Information =>
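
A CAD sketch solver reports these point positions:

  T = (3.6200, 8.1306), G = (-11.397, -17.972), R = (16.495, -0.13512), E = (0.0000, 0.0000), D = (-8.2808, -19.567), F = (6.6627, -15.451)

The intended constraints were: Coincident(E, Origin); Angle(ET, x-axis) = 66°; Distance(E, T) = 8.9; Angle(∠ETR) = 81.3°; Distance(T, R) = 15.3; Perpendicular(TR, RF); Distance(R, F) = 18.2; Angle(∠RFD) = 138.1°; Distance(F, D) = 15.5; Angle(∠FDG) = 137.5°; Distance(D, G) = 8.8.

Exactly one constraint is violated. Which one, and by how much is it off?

Distance(D, G) = 8.8 — off by 5.30.

E = (0.00, 0.00) ✓; ET at 66.00° ✓; |ET| = 8.900 ✓; ∠ETR = 81.30° ✓; |TR| = 15.30 ✓; ∠(TR, RF) = 90.00° ✓; |RF| = 18.20 ✓; ∠RFD = 138.1° ✓; |FD| = 15.50 ✓; ∠FDG = 137.5° ✓; |DG| = 3.501 ✗.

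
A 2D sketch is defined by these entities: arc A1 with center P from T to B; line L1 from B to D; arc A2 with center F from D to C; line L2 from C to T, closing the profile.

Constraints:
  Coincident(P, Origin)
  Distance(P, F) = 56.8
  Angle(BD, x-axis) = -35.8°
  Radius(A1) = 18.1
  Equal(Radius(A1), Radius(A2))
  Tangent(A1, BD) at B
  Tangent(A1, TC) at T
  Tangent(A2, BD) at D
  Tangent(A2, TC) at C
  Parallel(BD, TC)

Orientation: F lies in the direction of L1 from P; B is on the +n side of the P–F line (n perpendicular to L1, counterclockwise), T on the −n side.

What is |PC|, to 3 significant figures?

59.6

The slot axis is L1's direction at -35.8°, so u = (cos -35.8°, sin -35.8°) = (0.811, -0.585) and n = (−sin -35.8°, cos -35.8°) = (0.585, 0.811). P is at the origin and F lies 56.8 along u from P, so F = 56.8·u = (46.1, -33.2). Tangency of A1 to both parallel lines with radius 18.1 puts B and T at P ± 18.1·n: B = (10.6, 14.7), T = (-10.6, -14.7). Equal radii place D and C the same way about F: D = F + 18.1·n = (56.7, -18.5), C = F − 18.1·n = (35.5, -47.9). Then |PC| = |C − P| = 59.6.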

Requirement => Please copy every line of the records above in which "Tangent" appears.

Result of the task =>
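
  Tangent(A1, BD) at B
  Tangent(A1, TC) at T
  Tangent(A2, BD) at D
  Tangent(A2, TC) at C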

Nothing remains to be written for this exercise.